** The input follows **
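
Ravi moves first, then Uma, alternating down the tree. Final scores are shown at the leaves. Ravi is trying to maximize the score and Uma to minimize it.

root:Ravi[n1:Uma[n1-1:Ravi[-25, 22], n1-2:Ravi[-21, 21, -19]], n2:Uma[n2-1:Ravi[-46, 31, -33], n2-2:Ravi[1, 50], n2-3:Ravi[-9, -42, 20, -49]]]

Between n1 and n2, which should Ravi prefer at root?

n1

n1-1 (Ravi): max(-25, 22) = 22
n1-2 (Ravi): max(-21, 21, -19) = 21
n1 (Uma): min(22, 21) = 21
n2-1 (Ravi): max(-46, 31, -33) = 31
n2-2 (Ravi): max(1, 50) = 50
n2-3 (Ravi): max(-9, -42, 20, -49) = 20
n2 (Uma): min(31, 50, 20) = 20
Ravi prefers the higher value; n1=21, n2=20. n1 is better since 21 > 20.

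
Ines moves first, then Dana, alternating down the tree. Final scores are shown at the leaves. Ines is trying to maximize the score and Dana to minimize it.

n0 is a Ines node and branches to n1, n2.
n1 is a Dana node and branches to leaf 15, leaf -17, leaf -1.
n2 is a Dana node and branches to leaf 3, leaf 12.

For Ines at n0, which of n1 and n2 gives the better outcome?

n1 (Dana): min(15, -17, -1) = -17
n2 (Dana): min(3, 12) = 3
Ines prefers the higher value; n1=-17, n2=3. n2 is better since 3 > -17.

n2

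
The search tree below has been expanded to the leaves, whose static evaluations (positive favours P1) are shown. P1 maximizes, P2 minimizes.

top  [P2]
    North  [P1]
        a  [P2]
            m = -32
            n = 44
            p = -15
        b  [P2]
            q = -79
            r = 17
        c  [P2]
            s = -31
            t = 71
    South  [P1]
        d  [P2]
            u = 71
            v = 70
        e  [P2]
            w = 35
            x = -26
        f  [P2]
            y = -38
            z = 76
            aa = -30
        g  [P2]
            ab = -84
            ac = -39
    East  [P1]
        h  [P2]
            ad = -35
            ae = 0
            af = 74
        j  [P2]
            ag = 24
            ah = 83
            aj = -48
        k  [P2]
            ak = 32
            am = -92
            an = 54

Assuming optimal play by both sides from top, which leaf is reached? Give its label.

ad

a (P2): min(-32, 44, -15) = -32
b (P2): min(-79, 17) = -79
c (P2): min(-31, 71) = -31
North (P1): max(-32, -79, -31) = -31
d (P2): min(71, 70) = 70
e (P2): min(35, -26) = -26
f (P2): min(-38, 76, -30) = -38
g (P2): min(-84, -39) = -84
South (P1): max(70, -26, -38, -84) = 70
h (P2): min(-35, 0, 74) = -35
j (P2): min(24, 83, -48) = -48
k (P2): min(32, -92, 54) = -92
East (P1): max(-35, -48, -92) = -35
top (P2): min(-31, 70, -35) = -35
At top, P2 picks East (lowest: -35).
At East, P1 picks h (highest: -35).
At h, P2 picks ad (lowest: -35).
Terminal value -35.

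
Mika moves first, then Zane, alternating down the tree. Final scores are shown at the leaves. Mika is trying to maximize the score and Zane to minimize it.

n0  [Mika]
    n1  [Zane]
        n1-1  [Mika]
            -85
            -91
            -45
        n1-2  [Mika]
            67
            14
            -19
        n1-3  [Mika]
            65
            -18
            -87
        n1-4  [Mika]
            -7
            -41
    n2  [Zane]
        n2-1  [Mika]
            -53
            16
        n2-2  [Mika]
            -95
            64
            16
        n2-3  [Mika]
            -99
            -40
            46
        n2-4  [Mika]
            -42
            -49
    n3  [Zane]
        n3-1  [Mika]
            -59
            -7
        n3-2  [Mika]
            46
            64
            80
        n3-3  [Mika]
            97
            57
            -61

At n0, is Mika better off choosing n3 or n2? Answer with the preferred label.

n3-1 (Mika): max(-59, -7) = -7
n3-2 (Mika): max(46, 64, 80) = 80
n3-3 (Mika): max(97, 57, -61) = 97
n3 (Zane): min(-7, 80, 97) = -7
n2-1 (Mika): max(-53, 16) = 16
n2-2 (Mika): max(-95, 64, 16) = 64
n2-3 (Mika): max(-99, -40, 46) = 46
n2-4 (Mika): max(-42, -49) = -42
n2 (Zane): min(16, 64, 46, -42) = -42
Mika prefers the higher value; n3=-7, n2=-42. n3 is better since -7 > -42.

n3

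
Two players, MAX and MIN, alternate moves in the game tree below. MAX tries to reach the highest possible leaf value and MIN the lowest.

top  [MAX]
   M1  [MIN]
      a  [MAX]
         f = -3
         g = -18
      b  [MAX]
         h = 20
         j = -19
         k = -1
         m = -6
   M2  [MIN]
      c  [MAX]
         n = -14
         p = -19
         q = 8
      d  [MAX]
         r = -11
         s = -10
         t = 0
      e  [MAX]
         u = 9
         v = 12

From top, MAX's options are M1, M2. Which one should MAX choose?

a (MAX): max(-3, -18) = -3
b (MAX): max(20, -19, -1, -6) = 20
M1 (MIN): min(-3, 20) = -3
c (MAX): max(-14, -19, 8) = 8
d (MAX): max(-11, -10, 0) = 0
e (MAX): max(9, 12) = 12
M2 (MIN): min(8, 0, 12) = 0
top (MAX): max(-3, 0) = 0
MAX at top wants the highest of {M1=-3, M2=0}, so chooses M2.

M2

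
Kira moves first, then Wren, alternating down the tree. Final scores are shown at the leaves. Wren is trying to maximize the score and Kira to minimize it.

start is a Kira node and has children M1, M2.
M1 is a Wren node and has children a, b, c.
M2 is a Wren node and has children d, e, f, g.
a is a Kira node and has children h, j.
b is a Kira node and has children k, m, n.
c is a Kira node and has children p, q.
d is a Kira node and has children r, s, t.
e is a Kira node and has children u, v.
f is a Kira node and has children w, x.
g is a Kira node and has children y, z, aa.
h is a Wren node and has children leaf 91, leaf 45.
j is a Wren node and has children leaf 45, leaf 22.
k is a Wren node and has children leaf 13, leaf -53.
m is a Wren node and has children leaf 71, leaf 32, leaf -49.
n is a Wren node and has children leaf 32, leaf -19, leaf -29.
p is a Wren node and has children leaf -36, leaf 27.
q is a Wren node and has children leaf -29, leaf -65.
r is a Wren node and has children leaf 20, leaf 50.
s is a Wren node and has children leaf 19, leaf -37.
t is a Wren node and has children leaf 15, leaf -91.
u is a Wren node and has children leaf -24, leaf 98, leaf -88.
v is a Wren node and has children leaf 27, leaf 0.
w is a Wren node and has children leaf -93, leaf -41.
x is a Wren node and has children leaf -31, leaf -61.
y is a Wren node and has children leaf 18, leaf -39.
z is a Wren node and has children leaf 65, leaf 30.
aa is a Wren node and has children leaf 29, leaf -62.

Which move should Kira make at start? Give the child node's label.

M2

h (Wren): max(91, 45) = 91
j (Wren): max(45, 22) = 45
a (Kira): min(91, 45) = 45
k (Wren): max(13, -53) = 13
m (Wren): max(71, 32, -49) = 71
n (Wren): max(32, -19, -29) = 32
b (Kira): min(13, 71, 32) = 13
p (Wren): max(-36, 27) = 27
q (Wren): max(-29, -65) = -29
c (Kira): min(27, -29) = -29
M1 (Wren): max(45, 13, -29) = 45
r (Wren): max(20, 50) = 50
s (Wren): max(19, -37) = 19
t (Wren): max(15, -91) = 15
d (Kira): min(50, 19, 15) = 15
u (Wren): max(-24, 98, -88) = 98
v (Wren): max(27, 0) = 27
e (Kira): min(98, 27) = 27
w (Wren): max(-93, -41) = -41
x (Wren): max(-31, -61) = -31
f (Kira): min(-41, -31) = -41
y (Wren): max(18, -39) = 18
z (Wren): max(65, 30) = 65
aa (Wren): max(29, -62) = 29
g (Kira): min(18, 65, 29) = 18
M2 (Wren): max(15, 27, -41, 18) = 27
start (Kira): min(45, 27) = 27
Kira at start wants the lowest of {M1=45, M2=27}, so chooses M2.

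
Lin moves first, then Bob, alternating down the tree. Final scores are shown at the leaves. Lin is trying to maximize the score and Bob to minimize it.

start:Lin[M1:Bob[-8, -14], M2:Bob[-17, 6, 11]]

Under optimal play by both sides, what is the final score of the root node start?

M1 (Bob): min(-8, -14) = -14
M2 (Bob): min(-17, 6, 11) = -17
start (Lin): max(-14, -17) = -14

-14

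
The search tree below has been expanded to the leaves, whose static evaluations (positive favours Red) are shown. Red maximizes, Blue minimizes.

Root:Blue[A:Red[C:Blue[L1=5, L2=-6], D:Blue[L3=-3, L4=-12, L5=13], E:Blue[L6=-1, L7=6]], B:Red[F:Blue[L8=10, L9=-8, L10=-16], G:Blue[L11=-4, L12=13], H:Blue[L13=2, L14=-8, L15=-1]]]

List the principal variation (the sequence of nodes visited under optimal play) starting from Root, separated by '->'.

C (Blue): min(5, -6) = -6
D (Blue): min(-3, -12, 13) = -12
E (Blue): min(-1, 6) = -1
A (Red): max(-6, -12, -1) = -1
F (Blue): min(10, -8, -16) = -16
G (Blue): min(-4, 13) = -4
H (Blue): min(2, -8, -1) = -8
B (Red): max(-16, -4, -8) = -4
Root (Blue): min(-1, -4) = -4
At Root, Blue picks B (lowest: -4).
At B, Red picks G (highest: -4).
At G, Blue picks L11 (lowest: -4).
Terminal value -4.

Root -> B -> G -> L11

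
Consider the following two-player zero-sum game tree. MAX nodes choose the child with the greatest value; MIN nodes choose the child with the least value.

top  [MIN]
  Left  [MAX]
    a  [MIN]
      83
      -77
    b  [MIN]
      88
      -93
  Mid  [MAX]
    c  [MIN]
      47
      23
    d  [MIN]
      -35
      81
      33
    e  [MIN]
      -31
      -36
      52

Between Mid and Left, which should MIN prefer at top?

Left

c (MIN): min(47, 23) = 23
d (MIN): min(-35, 81, 33) = -35
e (MIN): min(-31, -36, 52) = -36
Mid (MAX): max(23, -35, -36) = 23
a (MIN): min(83, -77) = -77
b (MIN): min(88, -93) = -93
Left (MAX): max(-77, -93) = -77
MIN prefers the lower value; Mid=23, Left=-77. Left is better since -77 < 23.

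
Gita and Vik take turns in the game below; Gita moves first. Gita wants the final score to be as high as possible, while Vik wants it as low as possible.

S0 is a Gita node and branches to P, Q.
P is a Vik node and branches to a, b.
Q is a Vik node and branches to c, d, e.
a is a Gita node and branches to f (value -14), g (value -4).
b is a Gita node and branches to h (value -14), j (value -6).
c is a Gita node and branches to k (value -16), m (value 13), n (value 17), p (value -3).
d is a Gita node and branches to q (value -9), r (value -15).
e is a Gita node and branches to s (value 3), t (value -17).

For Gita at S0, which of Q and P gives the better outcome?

P

c (Gita): max(-16, 13, 17, -3) = 17
d (Gita): max(-9, -15) = -9
e (Gita): max(3, -17) = 3
Q (Vik): min(17, -9, 3) = -9
a (Gita): max(-14, -4) = -4
b (Gita): max(-14, -6) = -6
P (Vik): min(-4, -6) = -6
Gita prefers the higher value; Q=-9, P=-6. P is better since -6 > -9.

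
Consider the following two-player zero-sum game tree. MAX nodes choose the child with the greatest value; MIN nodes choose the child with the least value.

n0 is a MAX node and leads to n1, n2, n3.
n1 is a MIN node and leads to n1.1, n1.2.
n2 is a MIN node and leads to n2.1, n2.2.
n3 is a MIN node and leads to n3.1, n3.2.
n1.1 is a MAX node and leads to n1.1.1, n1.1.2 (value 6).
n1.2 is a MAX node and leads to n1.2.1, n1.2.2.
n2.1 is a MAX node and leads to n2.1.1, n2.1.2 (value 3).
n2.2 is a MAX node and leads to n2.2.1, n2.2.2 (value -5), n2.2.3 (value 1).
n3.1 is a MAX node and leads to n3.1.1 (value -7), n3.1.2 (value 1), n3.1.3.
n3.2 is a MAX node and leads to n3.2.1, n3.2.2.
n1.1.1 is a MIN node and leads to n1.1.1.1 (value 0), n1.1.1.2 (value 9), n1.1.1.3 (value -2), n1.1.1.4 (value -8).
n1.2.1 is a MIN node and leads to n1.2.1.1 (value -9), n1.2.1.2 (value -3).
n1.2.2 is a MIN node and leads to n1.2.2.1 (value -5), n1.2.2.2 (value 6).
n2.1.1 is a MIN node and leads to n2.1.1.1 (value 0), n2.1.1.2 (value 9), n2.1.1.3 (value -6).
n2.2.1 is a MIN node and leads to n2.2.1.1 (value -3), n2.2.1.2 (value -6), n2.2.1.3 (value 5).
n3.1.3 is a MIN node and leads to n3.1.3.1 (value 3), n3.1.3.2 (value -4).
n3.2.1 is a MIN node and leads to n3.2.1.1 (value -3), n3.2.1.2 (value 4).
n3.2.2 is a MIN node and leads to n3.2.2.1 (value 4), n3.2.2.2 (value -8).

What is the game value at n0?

1

n1.1.1 (MIN): min(0, 9, -2, -8) = -8
n1.1 (MAX): max(-8, 6) = 6
n1.2.1 (MIN): min(-9, -3) = -9
n1.2.2 (MIN): min(-5, 6) = -5
n1.2 (MAX): max(-9, -5) = -5
n1 (MIN): min(6, -5) = -5
n2.1.1 (MIN): min(0, 9, -6) = -6
n2.1 (MAX): max(-6, 3) = 3
n2.2.1 (MIN): min(-3, -6, 5) = -6
n2.2 (MAX): max(-6, -5, 1) = 1
n2 (MIN): min(3, 1) = 1
n3.1.3 (MIN): min(3, -4) = -4
n3.1 (MAX): max(-7, 1, -4) = 1
n3.2.1 (MIN): min(-3, 4) = -3
n3.2.2 (MIN): min(4, -8) = -8
n3.2 (MAX): max(-3, -8) = -3
n3 (MIN): min(1, -3) = -3
n0 (MAX): max(-5, 1, -3) = 1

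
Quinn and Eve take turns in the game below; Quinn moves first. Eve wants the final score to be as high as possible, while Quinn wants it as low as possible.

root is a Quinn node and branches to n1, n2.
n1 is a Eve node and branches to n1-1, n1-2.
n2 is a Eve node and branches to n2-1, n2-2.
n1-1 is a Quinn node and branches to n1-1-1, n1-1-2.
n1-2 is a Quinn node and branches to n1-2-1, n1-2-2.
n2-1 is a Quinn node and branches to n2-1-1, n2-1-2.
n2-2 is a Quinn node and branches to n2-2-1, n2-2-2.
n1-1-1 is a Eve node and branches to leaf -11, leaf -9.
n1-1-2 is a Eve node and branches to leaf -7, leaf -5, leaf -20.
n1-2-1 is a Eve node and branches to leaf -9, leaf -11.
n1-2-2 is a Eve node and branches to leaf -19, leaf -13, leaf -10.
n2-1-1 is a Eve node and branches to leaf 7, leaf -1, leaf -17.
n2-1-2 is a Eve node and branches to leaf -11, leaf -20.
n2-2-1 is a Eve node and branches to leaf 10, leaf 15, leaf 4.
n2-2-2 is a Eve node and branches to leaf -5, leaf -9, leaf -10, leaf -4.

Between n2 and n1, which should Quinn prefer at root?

n2-1-1 (Eve): max(7, -1, -17) = 7
n2-1-2 (Eve): max(-11, -20) = -11
n2-1 (Quinn): min(7, -11) = -11
n2-2-1 (Eve): max(10, 15, 4) = 15
n2-2-2 (Eve): max(-5, -9, -10, -4) = -4
n2-2 (Quinn): min(15, -4) = -4
n2 (Eve): max(-11, -4) = -4
n1-1-1 (Eve): max(-11, -9) = -9
n1-1-2 (Eve): max(-7, -5, -20) = -5
n1-1 (Quinn): min(-9, -5) = -9
n1-2-1 (Eve): max(-9, -11) = -9
n1-2-2 (Eve): max(-19, -13, -10) = -10
n1-2 (Quinn): min(-9, -10) = -10
n1 (Eve): max(-9, -10) = -9
Quinn prefers the lower value; n2=-4, n1=-9. n1 is better since -9 < -4.

n1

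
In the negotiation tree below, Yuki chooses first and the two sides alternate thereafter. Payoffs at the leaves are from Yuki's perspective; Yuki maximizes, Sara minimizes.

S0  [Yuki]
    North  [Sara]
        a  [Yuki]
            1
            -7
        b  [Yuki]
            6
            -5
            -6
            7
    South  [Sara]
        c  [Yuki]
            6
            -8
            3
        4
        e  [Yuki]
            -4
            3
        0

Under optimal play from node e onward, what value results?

3

e (Yuki): max(-4, 3) = 3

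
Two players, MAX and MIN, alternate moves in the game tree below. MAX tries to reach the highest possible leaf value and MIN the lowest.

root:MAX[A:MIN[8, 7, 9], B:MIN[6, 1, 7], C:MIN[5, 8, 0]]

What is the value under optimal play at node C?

C (MIN): min(5, 8, 0) = 0

0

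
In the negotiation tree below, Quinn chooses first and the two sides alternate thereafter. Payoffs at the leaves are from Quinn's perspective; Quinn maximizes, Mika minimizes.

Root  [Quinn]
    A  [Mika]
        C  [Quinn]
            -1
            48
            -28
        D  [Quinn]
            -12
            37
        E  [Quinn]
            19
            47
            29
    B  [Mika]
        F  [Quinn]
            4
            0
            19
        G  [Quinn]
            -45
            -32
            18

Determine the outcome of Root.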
** End of The input **
=== Exercise directions ===
Return, with no change at all, every line in the entries above from the line containing "c is a Gita" through the line containing "n3.2.2 is a".

=== Solution ===
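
c is a Gita node and branches to k (value -16), m (value 13), n (value 17), p (value -3).
d is a Gita node and branches to q (value -9), r (value -15).
e is a Gita node and branches to s (value 3), t (value -17).

For Gita at S0, which of Q and P gives the better outcome?

P

c (Gita): max(-16, 13, 17, -3) = 17
d (Gita): max(-9, -15) = -9
e (Gita): max(3, -17) = 3
Q (Vik): min(17, -9, 3) = -9
a (Gita): max(-14, -4) = -4
b (Gita): max(-14, -6) = -6
P (Vik): min(-4, -6) = -6
Gita prefers the higher value; Q=-9, P=-6. P is better since -6 > -9.

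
Consider the following two-player zero-sum game tree. MAX nodes choose the child with the greatest value; MIN nodes choose the child with the least value.

n0 is a MAX node and leads to n1, n2, n3.
n1 is a MIN node and leads to n1.1, n1.2.
n2 is a MIN node and leads to n2.1, n2.2.
n3 is a MIN node and leads to n3.1, n3.2.
n1.1 is a MAX node and leads to n1.1.1, n1.1.2 (value 6).
n1.2 is a MAX node and leads to n1.2.1, n1.2.2.
n2.1 is a MAX node and leads to n2.1.1, n2.1.2 (value 3).
n2.2 is a MAX node and leads to n2.2.1, n2.2.2 (value -5), n2.2.3 (value 1).
n3.1 is a MAX node and leads to n3.1.1 (value -7), n3.1.2 (value 1), n3.1.3.
n3.2 is a MAX node and leads to n3.2.1, n3.2.2.
n1.1.1 is a MIN node and leads to n1.1.1.1 (value 0), n1.1.1.2 (value 9), n1.1.1.3 (value -2), n1.1.1.4 (value -8).
n1.2.1 is a MIN node and leads to n1.2.1.1 (value -9), n1.2.1.2 (value -3).
n1.2.2 is a MIN node and leads to n1.2.2.1 (value -5), n1.2.2.2 (value 6).
n2.1.1 is a MIN node and leads to n2.1.1.1 (value 0), n2.1.1.2 (value 9), n2.1.1.3 (value -6).
n2.2.1 is a MIN node and leads to n2.2.1.1 (value -3), n2.2.1.2 (value -6), n2.2.1.3 (value 5).
n3.1.3 is a MIN node and leads to n3.1.3.1 (value 3), n3.1.3.2 (value -4).
n3.2.1 is a MIN node and leads to n3.2.1.1 (value -3), n3.2.1.2 (value 4).
n3.2.2 is a MIN node and leads to n3.2.2.1 (value 4), n3.2.2.2 (value -8).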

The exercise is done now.